• _WHAT YOU ARE ASKED TO DO_
Run through the data and copy out every line that mentions the word "graph".

• _PROVIDED DATA_
____________

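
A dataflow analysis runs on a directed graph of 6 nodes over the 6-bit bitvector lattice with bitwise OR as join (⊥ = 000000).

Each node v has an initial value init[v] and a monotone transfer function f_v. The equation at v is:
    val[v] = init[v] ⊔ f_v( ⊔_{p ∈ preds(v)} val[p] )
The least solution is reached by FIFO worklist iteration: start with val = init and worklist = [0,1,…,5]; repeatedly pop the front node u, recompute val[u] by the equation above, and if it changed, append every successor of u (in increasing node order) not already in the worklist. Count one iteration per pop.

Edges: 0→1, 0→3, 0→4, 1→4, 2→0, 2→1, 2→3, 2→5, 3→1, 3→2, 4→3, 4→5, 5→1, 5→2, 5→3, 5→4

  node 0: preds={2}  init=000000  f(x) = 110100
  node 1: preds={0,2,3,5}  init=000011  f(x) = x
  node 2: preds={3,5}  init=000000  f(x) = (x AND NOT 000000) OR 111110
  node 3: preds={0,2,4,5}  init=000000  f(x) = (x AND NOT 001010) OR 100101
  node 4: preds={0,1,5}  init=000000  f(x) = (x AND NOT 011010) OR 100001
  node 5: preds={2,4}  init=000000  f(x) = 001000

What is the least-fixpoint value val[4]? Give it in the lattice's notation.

Iteration log — 14 steps:
  step 1. node 0  ⊔preds=000000  new=110100  old=000000  +wl: 
  step 2. node 1  ⊔preds=110100  new=110111  old=000011  +wl: 
  step 3. node 2  ⊔preds=000000  new=111110  old=000000  +wl: 0,1
  step 4. node 3  ⊔preds=111110  new=110101  old=000000  +wl: 2
  step 5. node 4  ⊔preds=110111  new=100101  old=000000  +wl: 3
  step 6. node 5  ⊔preds=111111  new=001000  old=000000  +wl: 4
  step 7. node 0  ⊔preds=111110  new=110100  stable
  step 8. node 1  ⊔preds=111111  new=111111  old=110111  +wl: 
  step 9. node 2  ⊔preds=111101  new=111111  old=111110  +wl: 0,1,5
  step 10. node 3  ⊔preds=111111  new=110101  stable
  step 11. node 4  ⊔preds=111111  new=100101  stable
  step 12. node 0  ⊔preds=111111  new=110100  stable
  step 13. node 1  ⊔preds=111111  new=111111  stable
  step 14. node 5  ⊔preds=111111  new=001000  stable

Least fixpoint reached:
  node 0: 110100
  node 1: 111111
  node 2: 111111
  node 3: 110101
  node 4: 100101
  node 5: 001000

100101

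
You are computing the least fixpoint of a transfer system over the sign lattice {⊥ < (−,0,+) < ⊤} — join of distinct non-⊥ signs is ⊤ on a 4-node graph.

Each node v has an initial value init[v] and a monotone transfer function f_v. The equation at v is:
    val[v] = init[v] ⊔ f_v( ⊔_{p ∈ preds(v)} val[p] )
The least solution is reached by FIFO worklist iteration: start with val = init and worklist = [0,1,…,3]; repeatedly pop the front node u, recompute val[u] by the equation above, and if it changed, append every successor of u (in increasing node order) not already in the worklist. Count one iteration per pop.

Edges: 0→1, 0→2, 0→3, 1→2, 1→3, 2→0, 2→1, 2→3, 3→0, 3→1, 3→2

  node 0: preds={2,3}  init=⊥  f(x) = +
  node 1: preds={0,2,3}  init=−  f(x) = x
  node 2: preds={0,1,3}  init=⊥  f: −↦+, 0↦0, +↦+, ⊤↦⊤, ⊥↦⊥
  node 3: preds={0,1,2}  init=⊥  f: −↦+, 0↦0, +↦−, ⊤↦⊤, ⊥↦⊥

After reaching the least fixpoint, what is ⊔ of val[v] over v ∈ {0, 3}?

Worklist (7 pops):
  #1 pop 0: in=⊥ → + (was ⊥); enqueue []
  #2 pop 1: in=+ → ⊤ (was −); enqueue []
  #3 pop 2: in=⊤ → ⊤ (was ⊥); enqueue [0,1]
  #4 pop 3: in=⊤ → ⊤ (was ⊥); enqueue [2]
  #5 pop 0: in=⊤ → + (no change)
  #6 pop 1: in=⊤ → ⊤ (no change)
  #7 pop 2: in=⊤ → ⊤ (no change)

Fixpoint:
  val[0] = +
  val[1] = ⊤
  val[2] = ⊤
  val[3] = ⊤

⊤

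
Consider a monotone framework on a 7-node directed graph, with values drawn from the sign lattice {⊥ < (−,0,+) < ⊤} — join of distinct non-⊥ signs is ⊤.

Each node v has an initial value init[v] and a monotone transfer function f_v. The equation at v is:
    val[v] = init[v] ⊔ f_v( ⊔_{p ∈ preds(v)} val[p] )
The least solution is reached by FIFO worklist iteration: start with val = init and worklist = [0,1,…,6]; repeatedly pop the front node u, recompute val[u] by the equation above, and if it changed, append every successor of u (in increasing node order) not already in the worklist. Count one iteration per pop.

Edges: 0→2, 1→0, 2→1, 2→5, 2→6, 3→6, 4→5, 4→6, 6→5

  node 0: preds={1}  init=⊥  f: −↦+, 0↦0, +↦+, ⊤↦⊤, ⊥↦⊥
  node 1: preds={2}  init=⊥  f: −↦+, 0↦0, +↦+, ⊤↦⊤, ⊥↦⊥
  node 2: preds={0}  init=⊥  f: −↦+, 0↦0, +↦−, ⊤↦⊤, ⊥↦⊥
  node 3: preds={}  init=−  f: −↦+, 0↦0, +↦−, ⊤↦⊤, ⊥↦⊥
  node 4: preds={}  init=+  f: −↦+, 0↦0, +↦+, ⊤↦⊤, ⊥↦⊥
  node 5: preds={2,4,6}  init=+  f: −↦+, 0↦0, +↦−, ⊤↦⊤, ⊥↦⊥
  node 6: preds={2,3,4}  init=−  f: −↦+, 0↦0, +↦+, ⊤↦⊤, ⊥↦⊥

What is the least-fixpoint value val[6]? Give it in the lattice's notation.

⊤

Worklist (8 pops):
  #1 pop 0: in=⊥ → ⊥ (no change)
  #2 pop 1: in=⊥ → ⊥ (no change)
  #3 pop 2: in=⊥ → ⊥ (no change)
  #4 pop 3: in=⊥ → − (no change)
  #5 pop 4: in=⊥ → + (no change)
  #6 pop 5: in=⊤ → ⊤ (was +); enqueue []
  #7 pop 6: in=⊤ → ⊤ (was −); enqueue [5]
  #8 pop 5: in=⊤ → ⊤ (no change)

Fixpoint:
  val[0] = ⊥
  val[1] = ⊥
  val[2] = ⊥
  val[3] = −
  val[4] = +
  val[5] = ⊤
  val[6] = ⊤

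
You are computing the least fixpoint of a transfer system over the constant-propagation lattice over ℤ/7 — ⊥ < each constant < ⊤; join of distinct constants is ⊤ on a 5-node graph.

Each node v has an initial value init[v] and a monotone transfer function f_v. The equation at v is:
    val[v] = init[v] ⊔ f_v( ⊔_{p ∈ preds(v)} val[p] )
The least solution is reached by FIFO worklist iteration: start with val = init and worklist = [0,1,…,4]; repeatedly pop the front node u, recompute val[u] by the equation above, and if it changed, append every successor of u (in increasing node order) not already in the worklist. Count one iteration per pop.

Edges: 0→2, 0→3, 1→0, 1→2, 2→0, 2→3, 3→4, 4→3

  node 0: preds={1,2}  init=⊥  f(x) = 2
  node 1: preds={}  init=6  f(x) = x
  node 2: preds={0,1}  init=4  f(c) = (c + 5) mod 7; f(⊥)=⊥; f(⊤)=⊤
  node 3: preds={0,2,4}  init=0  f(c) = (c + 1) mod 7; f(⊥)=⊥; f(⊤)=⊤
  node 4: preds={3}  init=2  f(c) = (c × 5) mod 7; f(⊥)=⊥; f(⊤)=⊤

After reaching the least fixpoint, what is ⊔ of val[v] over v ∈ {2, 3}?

⊤

Worklist (7 pops):
  #1 pop 0: in=⊤ → 2 (was ⊥); enqueue []
  #2 pop 1: in=⊥ → 6 (no change)
  #3 pop 2: in=⊤ → ⊤ (was 4); enqueue [0]
  #4 pop 3: in=⊤ → ⊤ (was 0); enqueue []
  #5 pop 4: in=⊤ → ⊤ (was 2); enqueue [3]
  #6 pop 0: in=⊤ → 2 (no change)
  #7 pop 3: in=⊤ → ⊤ (no change)

Fixpoint:
  val[0] = 2
  val[1] = 6
  val[2] = ⊤
  val[3] = ⊤
  val[4] = ⊤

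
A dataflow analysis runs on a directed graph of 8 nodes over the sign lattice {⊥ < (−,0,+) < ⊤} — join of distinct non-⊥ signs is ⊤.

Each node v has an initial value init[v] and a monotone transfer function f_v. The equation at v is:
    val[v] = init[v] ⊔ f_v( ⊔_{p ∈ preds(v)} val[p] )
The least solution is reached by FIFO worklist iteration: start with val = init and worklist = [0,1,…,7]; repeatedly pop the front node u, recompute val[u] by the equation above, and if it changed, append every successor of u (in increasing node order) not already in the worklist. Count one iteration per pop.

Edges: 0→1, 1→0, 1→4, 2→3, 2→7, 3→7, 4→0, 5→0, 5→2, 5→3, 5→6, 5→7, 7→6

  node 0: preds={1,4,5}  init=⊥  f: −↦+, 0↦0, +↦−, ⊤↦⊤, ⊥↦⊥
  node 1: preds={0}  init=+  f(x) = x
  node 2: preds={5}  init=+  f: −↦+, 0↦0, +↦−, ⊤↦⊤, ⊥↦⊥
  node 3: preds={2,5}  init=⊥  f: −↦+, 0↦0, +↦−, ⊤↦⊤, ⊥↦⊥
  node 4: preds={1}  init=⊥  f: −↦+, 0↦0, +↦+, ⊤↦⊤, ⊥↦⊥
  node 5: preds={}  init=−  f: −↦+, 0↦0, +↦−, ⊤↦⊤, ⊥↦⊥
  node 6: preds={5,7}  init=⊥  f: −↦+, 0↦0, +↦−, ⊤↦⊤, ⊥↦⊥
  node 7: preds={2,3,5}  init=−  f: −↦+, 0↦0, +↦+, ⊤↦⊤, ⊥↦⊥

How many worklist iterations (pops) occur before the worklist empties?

Worklist (10 pops):
  #1 pop 0: in=⊤ → ⊤ (was ⊥); enqueue []
  #2 pop 1: in=⊤ → ⊤ (was +); enqueue [0]
  #3 pop 2: in=− → + (no change)
  #4 pop 3: in=⊤ → ⊤ (was ⊥); enqueue []
  #5 pop 4: in=⊤ → ⊤ (was ⊥); enqueue []
  #6 pop 5: in=⊥ → − (no change)
  #7 pop 6: in=− → + (was ⊥); enqueue []
  #8 pop 7: in=⊤ → ⊤ (was −); enqueue [6]
  #9 pop 0: in=⊤ → ⊤ (no change)
  #10 pop 6: in=⊤ → ⊤ (was +); enqueue []

Fixpoint:
  val[0] = ⊤
  val[1] = ⊤
  val[2] = +
  val[3] = ⊤
  val[4] = ⊤
  val[5] = −
  val[6] = ⊤
  val[7] = ⊤

10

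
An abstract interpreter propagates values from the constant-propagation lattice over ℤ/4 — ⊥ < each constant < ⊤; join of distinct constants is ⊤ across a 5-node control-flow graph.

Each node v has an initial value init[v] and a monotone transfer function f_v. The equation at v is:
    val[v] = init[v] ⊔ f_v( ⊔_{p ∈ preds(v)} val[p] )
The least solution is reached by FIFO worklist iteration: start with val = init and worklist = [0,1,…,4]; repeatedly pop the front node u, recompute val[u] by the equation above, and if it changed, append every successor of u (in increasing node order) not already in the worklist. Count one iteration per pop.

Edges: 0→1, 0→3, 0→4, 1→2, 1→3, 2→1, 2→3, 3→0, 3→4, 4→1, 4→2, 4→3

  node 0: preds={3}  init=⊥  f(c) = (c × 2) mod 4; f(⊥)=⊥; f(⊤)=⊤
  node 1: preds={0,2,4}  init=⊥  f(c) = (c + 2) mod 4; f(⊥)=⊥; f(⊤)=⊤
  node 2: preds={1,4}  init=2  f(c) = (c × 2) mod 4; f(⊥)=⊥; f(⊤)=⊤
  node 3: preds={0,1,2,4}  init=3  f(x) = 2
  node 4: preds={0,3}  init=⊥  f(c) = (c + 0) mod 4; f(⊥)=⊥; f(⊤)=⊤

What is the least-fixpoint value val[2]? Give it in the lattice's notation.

⊤

Worklist (11 pops):
  #1 pop 0: in=3 → 2 (was ⊥); enqueue []
  #2 pop 1: in=2 → 0 (was ⊥); enqueue []
  #3 pop 2: in=0 → ⊤ (was 2); enqueue [1]
  #4 pop 3: in=⊤ → ⊤ (was 3); enqueue [0]
  #5 pop 4: in=⊤ → ⊤ (was ⊥); enqueue [2,3]
  #6 pop 1: in=⊤ → ⊤ (was 0); enqueue []
  #7 pop 0: in=⊤ → ⊤ (was 2); enqueue [1,4]
  #8 pop 2: in=⊤ → ⊤ (no change)
  #9 pop 3: in=⊤ → ⊤ (no change)
  #10 pop 1: in=⊤ → ⊤ (no change)
  #11 pop 4: in=⊤ → ⊤ (no change)

Fixpoint:
  val[0] = ⊤
  val[1] = ⊤
  val[2] = ⊤
  val[3] = ⊤
  val[4] = ⊤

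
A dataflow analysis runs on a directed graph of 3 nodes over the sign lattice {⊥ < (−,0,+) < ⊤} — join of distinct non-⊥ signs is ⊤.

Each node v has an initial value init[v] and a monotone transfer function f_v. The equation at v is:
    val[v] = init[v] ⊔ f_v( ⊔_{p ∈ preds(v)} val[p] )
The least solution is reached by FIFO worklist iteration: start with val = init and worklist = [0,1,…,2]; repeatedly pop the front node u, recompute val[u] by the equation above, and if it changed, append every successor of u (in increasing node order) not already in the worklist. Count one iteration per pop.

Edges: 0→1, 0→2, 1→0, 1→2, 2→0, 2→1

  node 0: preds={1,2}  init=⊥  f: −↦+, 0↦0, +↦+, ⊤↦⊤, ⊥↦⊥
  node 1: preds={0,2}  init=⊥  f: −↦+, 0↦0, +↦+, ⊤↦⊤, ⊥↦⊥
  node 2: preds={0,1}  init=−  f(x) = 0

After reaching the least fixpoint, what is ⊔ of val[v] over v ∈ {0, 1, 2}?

⊤

Worklist (6 pops):
  #1 pop 0: in=− → + (was ⊥); enqueue []
  #2 pop 1: in=⊤ → ⊤ (was ⊥); enqueue [0]
  #3 pop 2: in=⊤ → ⊤ (was −); enqueue [1]
  #4 pop 0: in=⊤ → ⊤ (was +); enqueue [2]
  #5 pop 1: in=⊤ → ⊤ (no change)
  #6 pop 2: in=⊤ → ⊤ (no change)

Fixpoint:
  val[0] = ⊤
  val[1] = ⊤
  val[2] = ⊤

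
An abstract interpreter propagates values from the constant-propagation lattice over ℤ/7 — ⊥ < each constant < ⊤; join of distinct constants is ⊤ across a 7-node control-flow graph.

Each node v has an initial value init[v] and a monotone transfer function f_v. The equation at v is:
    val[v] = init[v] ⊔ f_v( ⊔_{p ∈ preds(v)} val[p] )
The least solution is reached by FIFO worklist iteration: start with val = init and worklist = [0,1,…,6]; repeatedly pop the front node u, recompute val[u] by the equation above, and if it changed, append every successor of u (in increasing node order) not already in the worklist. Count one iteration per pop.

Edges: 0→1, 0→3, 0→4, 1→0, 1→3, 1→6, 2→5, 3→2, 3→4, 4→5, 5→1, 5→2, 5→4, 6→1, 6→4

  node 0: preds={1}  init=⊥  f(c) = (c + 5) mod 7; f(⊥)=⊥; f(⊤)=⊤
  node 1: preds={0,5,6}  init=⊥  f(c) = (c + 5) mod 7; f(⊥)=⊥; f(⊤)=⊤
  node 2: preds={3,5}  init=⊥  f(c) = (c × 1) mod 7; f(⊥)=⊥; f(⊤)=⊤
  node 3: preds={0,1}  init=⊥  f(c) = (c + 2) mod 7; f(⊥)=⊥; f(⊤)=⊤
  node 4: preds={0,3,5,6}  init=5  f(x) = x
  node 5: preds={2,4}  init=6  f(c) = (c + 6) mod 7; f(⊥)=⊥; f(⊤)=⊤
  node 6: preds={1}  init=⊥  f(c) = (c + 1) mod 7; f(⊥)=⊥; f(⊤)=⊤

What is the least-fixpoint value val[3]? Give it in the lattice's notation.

Trace (19 dequeues):
  [1] u=0 | in ⊥ | out ⊥ | ==
  [2] u=1 | in 6 | out 4 | prev ⊥ | push {0}
  [3] u=2 | in 6 | out 6 | prev ⊥ | push {}
  [4] u=3 | in 4 | out 6 | prev ⊥ | push {2}
  [5] u=4 | in 6 | out ⊤ | prev 5 | push {}
  [6] u=5 | in ⊤ | out ⊤ | prev 6 | push {1,4}
  [7] u=6 | in 4 | out 5 | prev ⊥ | push {}
  [8] u=0 | in 4 | out 2 | prev ⊥ | push {3}
  [9] u=2 | in ⊤ | out ⊤ | prev 6 | push {5}
  [10] u=1 | in ⊤ | out ⊤ | prev 4 | push {0,6}
  [11] u=4 | in ⊤ | out ⊤ | ==
  [12] u=3 | in ⊤ | out ⊤ | prev 6 | push {2,4}
  [13] u=5 | in ⊤ | out ⊤ | ==
  [14] u=0 | in ⊤ | out ⊤ | prev 2 | push {1,3}
  [15] u=6 | in ⊤ | out ⊤ | prev 5 | push {}
  [16] u=2 | in ⊤ | out ⊤ | ==
  [17] u=4 | in ⊤ | out ⊤ | ==
  [18] u=1 | in ⊤ | out ⊤ | ==
  [19] u=3 | in ⊤ | out ⊤ | ==

Converged values:
  [0] ⊤
  [1] ⊤
  [2] ⊤
  [3] ⊤
  [4] ⊤
  [5] ⊤
  [6] ⊤

⊤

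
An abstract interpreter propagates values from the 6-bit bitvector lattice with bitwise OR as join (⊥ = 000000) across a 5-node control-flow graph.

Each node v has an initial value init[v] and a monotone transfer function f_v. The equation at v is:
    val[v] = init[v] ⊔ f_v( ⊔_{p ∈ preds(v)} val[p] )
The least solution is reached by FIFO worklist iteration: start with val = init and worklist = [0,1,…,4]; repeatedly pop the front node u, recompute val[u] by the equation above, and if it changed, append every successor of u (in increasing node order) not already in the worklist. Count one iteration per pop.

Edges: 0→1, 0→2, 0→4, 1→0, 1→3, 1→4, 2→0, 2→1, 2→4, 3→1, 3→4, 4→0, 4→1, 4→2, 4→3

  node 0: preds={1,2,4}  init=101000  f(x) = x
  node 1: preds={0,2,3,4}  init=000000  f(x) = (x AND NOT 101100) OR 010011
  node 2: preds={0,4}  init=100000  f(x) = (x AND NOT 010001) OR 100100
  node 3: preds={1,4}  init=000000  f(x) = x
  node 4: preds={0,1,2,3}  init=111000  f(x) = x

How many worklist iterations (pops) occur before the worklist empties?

Trace (12 dequeues):
  [1] u=0 | in 111000 | out 111000 | prev 101000 | push {}
  [2] u=1 | in 111000 | out 010011 | prev 000000 | push {0}
  [3] u=2 | in 111000 | out 101100 | prev 100000 | push {1}
  [4] u=3 | in 111011 | out 111011 | prev 000000 | push {}
  [5] u=4 | in 111111 | out 111111 | prev 111000 | push {2,3}
  [6] u=0 | in 111111 | out 111111 | prev 111000 | push {4}
  [7] u=1 | in 111111 | out 010011 | ==
  [8] u=2 | in 111111 | out 101110 | prev 101100 | push {0,1}
  [9] u=3 | in 111111 | out 111111 | prev 111011 | push {}
  [10] u=4 | in 111111 | out 111111 | ==
  [11] u=0 | in 111111 | out 111111 | ==
  [12] u=1 | in 111111 | out 010011 | ==

Converged values:
  [0] 111111
  [1] 010011
  [2] 101110
  [3] 111111
  [4] 111111

12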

____________

• _TASK RESPONSE_
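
A dataflow analysis runs on a directed graph of 6 nodes over the 6-bit bitvector lattice with bitwise OR as join (⊥ = 000000).
You are computing the least fixpoint of a transfer system over the sign lattice {⊥ < (−,0,+) < ⊤} — join of distinct non-⊥ signs is ⊤ on a 4-node graph.
Consider a monotone framework on a 7-node directed graph, with values drawn from the sign lattice {⊥ < (−,0,+) < ⊤} — join of distinct non-⊥ signs is ⊤.
You are computing the least fixpoint of a transfer system over the constant-propagation lattice over ℤ/7 — ⊥ < each constant < ⊤; join of distinct constants is ⊤ on a 5-node graph.
A dataflow analysis runs on a directed graph of 8 nodes over the sign lattice {⊥ < (−,0,+) < ⊤} — join of distinct non-⊥ signs is ⊤.
An abstract interpreter propagates values from the constant-propagation lattice over ℤ/4 — ⊥ < each constant < ⊤; join of distinct constants is ⊤ across a 5-node control-flow graph.
A dataflow analysis runs on a directed graph of 3 nodes over the sign lattice {⊥ < (−,0,+) < ⊤} — join of distinct non-⊥ signs is ⊤.
An abstract interpreter propagates values from the constant-propagation lattice over ℤ/7 — ⊥ < each constant < ⊤; join of distinct constants is ⊤ across a 7-node control-flow graph.
An abstract interpreter propagates values from the 6-bit bitvector lattice with bitwise OR as join (⊥ = 000000) across a 5-node control-flow graph.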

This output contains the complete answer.